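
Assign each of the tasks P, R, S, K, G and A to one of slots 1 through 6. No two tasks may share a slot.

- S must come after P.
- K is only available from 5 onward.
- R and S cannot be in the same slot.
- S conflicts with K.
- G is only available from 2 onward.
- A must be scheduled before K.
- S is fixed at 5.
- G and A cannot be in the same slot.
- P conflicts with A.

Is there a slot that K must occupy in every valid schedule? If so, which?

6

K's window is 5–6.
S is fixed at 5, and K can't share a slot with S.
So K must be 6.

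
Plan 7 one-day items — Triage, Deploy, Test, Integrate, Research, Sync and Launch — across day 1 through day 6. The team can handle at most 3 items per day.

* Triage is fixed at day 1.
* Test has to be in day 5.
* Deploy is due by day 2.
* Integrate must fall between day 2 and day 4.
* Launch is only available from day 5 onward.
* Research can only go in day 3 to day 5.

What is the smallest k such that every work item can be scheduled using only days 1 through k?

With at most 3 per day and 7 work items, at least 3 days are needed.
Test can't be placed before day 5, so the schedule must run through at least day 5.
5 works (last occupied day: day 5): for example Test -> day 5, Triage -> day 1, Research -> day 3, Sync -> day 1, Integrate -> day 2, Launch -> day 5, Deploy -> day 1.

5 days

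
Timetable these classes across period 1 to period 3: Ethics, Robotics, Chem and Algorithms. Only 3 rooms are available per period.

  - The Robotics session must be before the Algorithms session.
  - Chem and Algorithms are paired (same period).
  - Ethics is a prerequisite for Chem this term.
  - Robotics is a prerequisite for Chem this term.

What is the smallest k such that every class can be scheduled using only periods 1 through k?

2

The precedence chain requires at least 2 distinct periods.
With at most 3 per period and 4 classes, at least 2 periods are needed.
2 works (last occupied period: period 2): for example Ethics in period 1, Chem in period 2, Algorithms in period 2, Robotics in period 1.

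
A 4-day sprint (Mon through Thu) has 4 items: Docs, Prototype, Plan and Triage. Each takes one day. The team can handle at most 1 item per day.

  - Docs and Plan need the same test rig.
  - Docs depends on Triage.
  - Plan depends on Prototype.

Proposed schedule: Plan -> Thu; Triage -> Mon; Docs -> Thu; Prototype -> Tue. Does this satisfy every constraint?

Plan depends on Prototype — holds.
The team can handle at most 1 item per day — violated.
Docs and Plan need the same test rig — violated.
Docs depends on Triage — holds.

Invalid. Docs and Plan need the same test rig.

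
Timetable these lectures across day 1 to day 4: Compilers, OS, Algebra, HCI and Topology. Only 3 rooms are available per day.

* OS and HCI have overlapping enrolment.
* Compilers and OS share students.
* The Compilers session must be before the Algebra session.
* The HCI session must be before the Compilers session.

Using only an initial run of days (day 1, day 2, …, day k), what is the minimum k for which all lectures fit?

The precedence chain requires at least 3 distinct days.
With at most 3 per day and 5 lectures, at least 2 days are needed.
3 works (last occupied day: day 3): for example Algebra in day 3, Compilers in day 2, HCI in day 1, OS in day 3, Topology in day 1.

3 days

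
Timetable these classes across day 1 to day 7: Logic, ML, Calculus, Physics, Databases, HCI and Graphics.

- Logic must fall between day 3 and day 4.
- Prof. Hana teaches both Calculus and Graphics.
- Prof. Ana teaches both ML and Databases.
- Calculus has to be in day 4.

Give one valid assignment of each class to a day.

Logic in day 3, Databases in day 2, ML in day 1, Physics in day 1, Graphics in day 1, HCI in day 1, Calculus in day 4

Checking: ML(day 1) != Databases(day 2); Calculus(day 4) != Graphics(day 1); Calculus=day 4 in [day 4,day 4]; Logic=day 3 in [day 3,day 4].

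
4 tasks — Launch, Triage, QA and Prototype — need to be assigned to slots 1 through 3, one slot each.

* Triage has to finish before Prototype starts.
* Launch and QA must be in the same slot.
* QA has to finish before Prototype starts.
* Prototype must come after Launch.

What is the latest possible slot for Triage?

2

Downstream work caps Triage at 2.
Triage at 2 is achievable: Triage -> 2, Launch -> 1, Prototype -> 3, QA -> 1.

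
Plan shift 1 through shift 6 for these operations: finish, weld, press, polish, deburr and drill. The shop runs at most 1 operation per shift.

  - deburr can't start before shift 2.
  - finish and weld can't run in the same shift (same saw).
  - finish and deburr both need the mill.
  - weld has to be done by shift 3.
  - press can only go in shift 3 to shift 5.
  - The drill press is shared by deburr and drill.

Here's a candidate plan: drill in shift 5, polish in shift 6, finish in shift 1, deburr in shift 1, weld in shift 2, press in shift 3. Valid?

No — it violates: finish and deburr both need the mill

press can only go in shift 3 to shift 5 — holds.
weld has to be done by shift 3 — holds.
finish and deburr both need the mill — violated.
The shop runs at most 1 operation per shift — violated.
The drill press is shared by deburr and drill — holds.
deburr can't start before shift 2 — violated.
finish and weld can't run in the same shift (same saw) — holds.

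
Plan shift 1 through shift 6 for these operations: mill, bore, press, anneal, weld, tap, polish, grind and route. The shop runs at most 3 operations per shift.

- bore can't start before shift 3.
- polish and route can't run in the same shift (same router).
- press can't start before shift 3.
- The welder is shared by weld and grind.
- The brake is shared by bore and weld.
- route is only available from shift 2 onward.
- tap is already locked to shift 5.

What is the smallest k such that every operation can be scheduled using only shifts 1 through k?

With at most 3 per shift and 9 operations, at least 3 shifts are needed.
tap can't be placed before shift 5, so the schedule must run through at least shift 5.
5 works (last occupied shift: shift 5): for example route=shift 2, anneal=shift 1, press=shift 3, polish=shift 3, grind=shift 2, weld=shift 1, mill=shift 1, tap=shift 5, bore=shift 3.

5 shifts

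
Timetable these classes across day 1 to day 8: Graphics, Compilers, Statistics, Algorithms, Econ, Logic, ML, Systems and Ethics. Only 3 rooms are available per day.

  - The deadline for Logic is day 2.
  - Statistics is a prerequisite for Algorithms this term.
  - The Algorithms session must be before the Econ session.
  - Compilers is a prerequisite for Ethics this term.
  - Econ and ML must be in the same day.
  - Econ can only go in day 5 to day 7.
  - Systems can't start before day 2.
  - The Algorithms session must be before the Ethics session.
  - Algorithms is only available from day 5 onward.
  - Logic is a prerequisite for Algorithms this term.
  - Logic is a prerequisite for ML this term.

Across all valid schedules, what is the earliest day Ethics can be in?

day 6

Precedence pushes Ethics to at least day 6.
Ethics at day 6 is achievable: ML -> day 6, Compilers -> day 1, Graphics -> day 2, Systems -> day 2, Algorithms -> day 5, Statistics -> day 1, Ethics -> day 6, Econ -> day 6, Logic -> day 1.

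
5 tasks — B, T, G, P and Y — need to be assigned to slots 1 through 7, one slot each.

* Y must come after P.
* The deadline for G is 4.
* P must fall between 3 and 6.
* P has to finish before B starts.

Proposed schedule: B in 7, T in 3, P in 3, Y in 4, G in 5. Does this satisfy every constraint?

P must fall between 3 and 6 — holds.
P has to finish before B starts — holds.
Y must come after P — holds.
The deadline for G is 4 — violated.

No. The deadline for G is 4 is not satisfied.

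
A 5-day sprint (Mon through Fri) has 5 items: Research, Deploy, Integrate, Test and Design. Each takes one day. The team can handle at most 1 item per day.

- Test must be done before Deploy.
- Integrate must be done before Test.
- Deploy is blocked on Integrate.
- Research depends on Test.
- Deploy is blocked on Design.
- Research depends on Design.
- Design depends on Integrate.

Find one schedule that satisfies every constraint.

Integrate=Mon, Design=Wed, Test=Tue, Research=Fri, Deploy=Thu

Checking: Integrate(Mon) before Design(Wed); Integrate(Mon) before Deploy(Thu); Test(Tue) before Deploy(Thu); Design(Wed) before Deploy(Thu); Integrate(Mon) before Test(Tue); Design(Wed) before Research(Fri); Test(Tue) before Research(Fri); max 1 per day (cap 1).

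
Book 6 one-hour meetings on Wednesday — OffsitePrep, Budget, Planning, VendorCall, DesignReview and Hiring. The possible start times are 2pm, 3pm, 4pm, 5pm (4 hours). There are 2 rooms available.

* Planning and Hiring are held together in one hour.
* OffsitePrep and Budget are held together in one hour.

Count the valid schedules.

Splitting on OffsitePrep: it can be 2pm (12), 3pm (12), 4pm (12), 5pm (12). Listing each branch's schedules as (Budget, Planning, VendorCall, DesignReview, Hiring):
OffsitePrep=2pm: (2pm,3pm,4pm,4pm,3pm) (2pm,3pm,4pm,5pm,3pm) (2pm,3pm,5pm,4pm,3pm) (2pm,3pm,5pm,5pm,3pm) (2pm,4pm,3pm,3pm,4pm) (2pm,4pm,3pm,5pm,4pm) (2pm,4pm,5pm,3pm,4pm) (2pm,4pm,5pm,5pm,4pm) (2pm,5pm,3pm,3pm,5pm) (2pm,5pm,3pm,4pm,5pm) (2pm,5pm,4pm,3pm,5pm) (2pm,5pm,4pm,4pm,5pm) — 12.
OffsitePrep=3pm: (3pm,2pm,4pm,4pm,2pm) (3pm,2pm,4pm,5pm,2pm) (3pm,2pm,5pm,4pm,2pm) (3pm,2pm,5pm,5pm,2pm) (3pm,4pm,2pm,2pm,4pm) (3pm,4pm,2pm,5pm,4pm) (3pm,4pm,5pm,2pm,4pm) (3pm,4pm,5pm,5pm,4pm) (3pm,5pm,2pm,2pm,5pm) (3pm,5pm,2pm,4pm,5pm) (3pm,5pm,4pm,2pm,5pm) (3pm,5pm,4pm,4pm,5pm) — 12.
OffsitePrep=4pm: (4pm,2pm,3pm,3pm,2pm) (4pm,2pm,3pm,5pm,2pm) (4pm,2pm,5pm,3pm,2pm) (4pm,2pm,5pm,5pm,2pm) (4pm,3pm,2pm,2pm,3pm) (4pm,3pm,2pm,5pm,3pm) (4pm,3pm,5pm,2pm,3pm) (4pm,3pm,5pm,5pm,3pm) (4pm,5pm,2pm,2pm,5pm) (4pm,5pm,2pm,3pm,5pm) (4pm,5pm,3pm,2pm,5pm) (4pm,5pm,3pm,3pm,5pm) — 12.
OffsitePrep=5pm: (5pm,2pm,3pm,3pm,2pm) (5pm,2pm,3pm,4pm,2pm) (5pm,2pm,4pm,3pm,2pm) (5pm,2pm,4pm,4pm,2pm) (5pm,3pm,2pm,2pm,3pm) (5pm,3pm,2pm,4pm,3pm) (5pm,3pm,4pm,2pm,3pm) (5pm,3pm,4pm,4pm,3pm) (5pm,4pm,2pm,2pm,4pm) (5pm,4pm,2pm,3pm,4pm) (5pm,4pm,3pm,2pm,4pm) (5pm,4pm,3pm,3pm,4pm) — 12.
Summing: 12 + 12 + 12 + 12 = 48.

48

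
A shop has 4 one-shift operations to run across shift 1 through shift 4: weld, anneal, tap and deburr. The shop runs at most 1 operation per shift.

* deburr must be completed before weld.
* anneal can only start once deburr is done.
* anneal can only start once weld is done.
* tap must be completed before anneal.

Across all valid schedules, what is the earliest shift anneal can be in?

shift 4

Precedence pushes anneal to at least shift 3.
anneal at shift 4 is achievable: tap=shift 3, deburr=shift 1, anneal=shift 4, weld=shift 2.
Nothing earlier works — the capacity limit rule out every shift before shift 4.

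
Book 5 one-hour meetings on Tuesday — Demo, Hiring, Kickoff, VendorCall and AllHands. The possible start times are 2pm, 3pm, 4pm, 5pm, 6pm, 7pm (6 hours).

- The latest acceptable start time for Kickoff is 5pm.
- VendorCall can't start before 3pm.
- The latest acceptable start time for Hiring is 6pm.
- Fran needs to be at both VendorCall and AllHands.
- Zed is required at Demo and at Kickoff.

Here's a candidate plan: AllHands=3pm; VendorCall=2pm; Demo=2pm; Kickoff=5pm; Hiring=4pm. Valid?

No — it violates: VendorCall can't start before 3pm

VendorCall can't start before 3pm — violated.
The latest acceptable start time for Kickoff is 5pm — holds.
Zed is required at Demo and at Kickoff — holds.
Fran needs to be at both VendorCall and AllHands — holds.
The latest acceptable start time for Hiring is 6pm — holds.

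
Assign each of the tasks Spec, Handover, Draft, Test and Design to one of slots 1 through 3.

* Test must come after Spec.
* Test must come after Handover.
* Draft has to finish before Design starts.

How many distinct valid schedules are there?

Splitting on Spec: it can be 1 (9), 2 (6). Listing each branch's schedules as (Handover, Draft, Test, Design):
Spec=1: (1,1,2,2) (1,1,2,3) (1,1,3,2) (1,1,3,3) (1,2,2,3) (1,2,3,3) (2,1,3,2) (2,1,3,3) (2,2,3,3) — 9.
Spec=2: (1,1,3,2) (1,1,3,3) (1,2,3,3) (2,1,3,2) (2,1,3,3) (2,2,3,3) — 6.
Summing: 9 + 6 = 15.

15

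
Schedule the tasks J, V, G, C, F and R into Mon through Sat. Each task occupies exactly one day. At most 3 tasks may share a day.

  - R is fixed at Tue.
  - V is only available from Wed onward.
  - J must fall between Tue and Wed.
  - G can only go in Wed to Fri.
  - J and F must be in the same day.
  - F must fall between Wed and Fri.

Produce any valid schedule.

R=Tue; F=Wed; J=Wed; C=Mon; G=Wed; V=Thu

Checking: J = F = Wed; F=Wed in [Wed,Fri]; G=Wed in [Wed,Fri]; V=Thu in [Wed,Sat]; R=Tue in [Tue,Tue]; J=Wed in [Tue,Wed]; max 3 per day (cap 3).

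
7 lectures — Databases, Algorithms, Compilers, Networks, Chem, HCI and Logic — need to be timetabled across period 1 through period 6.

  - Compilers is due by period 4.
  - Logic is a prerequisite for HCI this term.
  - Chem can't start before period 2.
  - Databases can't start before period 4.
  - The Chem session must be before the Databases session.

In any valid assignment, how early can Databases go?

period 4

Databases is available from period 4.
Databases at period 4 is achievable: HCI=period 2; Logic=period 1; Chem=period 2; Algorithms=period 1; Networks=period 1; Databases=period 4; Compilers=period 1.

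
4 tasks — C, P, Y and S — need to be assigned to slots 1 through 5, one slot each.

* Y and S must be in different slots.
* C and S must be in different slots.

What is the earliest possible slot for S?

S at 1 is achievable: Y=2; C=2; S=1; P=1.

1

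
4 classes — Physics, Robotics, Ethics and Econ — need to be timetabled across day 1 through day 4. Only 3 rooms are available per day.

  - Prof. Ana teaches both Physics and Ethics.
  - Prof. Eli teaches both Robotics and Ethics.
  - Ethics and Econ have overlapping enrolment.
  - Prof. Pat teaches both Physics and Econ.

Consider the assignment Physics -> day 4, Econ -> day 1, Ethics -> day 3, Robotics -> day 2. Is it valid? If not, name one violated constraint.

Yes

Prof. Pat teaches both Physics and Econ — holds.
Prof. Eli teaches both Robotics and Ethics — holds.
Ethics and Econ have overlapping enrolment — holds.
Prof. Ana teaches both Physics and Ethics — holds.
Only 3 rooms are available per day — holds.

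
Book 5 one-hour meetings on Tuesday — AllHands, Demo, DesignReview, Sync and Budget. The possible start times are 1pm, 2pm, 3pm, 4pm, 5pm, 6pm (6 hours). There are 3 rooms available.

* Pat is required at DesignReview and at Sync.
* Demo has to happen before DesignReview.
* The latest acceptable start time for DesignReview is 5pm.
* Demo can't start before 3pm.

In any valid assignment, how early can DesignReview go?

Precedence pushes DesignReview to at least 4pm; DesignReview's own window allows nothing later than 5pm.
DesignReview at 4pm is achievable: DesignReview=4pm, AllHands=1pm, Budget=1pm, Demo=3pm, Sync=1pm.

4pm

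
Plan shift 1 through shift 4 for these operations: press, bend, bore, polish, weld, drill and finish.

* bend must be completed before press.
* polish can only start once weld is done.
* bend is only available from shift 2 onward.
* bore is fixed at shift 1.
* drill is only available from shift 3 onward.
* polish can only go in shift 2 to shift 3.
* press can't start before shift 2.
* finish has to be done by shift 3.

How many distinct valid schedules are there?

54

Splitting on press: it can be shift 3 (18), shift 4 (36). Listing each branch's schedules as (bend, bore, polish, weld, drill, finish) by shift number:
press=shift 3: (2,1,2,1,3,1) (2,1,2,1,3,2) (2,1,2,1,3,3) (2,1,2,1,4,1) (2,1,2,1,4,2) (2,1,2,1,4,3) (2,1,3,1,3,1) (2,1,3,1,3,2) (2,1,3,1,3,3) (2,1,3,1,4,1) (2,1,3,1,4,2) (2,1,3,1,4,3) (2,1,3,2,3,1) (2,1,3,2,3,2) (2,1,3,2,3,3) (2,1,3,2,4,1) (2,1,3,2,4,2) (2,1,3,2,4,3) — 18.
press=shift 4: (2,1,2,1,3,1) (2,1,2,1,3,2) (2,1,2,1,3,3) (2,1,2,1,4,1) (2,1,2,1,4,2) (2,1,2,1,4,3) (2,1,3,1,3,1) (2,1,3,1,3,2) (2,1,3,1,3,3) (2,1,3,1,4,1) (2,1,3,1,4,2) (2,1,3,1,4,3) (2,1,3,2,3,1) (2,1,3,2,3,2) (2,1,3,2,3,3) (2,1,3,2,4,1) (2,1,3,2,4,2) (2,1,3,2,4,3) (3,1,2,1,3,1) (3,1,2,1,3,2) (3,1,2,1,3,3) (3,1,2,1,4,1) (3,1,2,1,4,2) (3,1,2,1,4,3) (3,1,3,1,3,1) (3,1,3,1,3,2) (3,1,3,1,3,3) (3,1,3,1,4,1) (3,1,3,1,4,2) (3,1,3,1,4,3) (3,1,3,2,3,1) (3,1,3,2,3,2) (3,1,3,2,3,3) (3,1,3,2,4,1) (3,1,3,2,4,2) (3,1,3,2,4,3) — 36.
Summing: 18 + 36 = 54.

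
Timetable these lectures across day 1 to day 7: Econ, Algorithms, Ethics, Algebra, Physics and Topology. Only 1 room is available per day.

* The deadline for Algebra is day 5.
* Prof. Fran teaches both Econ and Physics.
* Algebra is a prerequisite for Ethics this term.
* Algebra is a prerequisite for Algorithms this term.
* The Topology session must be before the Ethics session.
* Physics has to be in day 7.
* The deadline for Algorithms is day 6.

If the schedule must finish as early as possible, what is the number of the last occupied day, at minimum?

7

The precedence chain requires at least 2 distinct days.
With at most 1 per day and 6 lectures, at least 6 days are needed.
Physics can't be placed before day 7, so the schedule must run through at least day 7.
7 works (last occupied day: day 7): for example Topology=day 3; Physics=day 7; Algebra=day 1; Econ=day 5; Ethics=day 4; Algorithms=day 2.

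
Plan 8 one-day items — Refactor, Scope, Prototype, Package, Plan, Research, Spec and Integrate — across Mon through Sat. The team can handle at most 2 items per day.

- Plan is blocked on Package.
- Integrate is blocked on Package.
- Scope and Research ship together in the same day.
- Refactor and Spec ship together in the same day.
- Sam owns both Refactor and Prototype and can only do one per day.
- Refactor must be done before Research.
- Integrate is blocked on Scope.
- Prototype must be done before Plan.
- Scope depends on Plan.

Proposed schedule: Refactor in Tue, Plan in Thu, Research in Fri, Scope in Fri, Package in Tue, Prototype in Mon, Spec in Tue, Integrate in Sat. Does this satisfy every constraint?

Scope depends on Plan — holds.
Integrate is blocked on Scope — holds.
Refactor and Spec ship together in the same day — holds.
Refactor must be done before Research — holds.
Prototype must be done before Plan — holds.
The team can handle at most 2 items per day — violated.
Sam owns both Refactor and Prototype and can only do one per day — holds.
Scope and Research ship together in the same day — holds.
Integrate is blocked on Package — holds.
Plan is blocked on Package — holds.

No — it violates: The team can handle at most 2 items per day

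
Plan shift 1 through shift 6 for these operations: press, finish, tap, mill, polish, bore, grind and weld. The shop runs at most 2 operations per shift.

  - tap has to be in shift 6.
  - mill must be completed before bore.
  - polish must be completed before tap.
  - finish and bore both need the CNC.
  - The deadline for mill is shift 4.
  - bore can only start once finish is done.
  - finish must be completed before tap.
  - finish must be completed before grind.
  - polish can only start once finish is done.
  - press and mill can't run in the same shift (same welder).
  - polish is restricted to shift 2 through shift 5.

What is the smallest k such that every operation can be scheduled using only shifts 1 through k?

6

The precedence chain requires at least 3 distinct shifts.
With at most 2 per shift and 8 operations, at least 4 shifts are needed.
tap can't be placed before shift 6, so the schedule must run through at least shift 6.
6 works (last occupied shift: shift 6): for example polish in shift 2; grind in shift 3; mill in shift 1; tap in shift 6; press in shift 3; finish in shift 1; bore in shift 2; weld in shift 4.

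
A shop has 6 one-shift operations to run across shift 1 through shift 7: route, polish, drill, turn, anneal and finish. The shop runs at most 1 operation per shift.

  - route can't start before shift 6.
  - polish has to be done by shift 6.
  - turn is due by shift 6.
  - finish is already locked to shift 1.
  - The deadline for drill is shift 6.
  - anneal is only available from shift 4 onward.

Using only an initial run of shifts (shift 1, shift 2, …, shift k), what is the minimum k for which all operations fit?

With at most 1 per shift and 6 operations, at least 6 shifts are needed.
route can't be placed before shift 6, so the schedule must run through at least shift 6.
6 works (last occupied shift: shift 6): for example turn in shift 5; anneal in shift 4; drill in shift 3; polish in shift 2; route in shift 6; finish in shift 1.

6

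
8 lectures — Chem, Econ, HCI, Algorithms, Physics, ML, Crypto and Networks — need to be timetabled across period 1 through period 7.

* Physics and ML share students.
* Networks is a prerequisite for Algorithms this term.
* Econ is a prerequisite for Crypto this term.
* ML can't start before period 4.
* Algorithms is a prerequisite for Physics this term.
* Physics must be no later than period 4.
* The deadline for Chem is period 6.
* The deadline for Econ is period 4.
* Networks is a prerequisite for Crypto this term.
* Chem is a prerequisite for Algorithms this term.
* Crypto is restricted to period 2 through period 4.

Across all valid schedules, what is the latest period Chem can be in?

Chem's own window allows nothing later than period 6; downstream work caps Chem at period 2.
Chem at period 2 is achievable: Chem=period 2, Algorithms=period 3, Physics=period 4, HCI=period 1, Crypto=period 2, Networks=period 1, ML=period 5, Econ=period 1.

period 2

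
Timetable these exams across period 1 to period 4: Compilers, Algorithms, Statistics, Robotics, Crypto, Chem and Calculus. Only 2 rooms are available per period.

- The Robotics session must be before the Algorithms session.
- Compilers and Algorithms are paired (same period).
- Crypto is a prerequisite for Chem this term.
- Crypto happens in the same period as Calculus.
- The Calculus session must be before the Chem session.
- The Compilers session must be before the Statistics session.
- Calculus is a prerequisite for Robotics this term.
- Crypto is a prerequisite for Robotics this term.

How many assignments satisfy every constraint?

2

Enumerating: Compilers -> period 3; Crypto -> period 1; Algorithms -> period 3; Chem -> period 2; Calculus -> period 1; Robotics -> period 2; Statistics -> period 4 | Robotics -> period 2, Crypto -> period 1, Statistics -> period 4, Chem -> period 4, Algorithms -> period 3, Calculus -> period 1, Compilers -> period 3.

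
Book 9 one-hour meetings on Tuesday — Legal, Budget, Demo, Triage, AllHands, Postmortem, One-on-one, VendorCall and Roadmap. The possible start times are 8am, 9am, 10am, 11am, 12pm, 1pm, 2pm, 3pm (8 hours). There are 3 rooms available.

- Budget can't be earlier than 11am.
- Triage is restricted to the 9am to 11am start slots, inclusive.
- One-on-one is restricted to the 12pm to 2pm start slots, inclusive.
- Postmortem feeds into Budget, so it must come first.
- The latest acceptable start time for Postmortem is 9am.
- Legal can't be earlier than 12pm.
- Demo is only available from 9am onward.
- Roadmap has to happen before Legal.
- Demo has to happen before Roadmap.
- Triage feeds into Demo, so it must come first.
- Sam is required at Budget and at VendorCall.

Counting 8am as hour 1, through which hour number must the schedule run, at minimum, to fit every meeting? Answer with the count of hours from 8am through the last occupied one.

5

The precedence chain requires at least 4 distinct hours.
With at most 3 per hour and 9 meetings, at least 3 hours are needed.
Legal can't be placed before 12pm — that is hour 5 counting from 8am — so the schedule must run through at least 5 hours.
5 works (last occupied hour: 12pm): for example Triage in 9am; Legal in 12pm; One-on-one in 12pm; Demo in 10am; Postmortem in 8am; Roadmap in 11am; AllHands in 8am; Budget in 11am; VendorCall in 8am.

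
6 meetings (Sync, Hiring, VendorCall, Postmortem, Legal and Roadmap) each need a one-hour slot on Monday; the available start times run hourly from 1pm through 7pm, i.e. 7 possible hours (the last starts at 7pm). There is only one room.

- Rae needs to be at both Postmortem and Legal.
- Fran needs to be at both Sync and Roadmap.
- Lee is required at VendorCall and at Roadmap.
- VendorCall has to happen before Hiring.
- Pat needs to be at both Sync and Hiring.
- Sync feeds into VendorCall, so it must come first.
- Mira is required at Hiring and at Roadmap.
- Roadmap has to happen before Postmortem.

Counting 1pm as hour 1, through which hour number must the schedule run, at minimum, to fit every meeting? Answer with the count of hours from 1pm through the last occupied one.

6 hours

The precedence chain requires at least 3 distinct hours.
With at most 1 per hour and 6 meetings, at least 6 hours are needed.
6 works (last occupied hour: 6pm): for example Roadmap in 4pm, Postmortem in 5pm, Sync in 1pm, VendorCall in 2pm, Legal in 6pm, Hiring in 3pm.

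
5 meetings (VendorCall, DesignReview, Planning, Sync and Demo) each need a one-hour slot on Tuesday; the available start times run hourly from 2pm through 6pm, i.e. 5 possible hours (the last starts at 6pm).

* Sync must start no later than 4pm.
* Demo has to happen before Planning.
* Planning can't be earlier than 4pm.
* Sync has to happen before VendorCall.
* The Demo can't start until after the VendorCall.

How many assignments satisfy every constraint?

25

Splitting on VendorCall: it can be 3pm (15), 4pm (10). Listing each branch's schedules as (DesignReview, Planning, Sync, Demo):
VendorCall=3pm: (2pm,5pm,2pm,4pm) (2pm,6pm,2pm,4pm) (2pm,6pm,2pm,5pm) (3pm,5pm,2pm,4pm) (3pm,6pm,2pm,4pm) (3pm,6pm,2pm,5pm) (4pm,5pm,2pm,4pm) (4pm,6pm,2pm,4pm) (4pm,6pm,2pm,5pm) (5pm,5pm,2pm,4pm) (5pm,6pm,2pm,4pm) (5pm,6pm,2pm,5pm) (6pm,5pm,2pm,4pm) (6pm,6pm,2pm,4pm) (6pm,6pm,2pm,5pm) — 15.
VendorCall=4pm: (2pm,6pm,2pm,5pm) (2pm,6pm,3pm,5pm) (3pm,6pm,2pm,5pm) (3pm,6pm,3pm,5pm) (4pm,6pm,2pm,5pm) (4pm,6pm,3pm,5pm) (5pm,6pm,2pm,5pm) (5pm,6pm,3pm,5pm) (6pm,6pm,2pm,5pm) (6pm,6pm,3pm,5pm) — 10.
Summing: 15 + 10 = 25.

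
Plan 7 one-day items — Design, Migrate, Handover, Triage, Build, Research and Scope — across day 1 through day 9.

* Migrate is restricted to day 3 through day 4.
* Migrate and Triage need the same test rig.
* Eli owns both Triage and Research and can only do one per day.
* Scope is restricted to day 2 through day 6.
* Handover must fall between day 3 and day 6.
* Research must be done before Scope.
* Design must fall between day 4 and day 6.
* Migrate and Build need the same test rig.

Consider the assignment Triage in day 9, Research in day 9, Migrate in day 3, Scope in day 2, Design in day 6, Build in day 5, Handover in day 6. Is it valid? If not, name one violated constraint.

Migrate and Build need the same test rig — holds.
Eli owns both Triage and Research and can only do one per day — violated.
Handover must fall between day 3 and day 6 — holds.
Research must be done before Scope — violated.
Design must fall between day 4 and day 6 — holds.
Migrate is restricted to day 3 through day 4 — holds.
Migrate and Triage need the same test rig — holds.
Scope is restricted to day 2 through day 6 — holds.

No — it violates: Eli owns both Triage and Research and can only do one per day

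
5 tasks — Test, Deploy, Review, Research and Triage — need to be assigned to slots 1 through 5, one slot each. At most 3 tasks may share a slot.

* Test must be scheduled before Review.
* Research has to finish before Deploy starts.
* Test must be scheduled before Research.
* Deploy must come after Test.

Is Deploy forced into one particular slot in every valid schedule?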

========

▸ Problem statement: Write down again the exact lines running from the beginning of the data to the line containing "Launch is only available from day 5 onward.", with both ends included.

▸ Written reply:
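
Assign each of the tasks P, R, S, K, G and A to one of slots 1 through 6. No two tasks may share a slot.

- S must come after P.
- K is only available from 5 onward.
- R and S cannot be in the same slot.
- S conflicts with K.
- G is only available from 2 onward.
- A must be scheduled before K.
- S is fixed at 5.
- G and A cannot be in the same slot.
- P conflicts with A.

Is there a slot that K must occupy in every valid schedule? If so, which?

6

K's window is 5–6.
S is fixed at 5, and K can't share a slot with S.
So K must be 6.

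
Plan 7 one-day items — Triage, Deploy, Test, Integrate, Research, Sync and Launch — across day 1 through day 6. The team can handle at most 3 items per day.

* Triage is fixed at day 1.
* Test has to be in day 5.
* Deploy is due by day 2.
* Integrate must fall between day 2 and day 4.
* Launch is only available from day 5 onward.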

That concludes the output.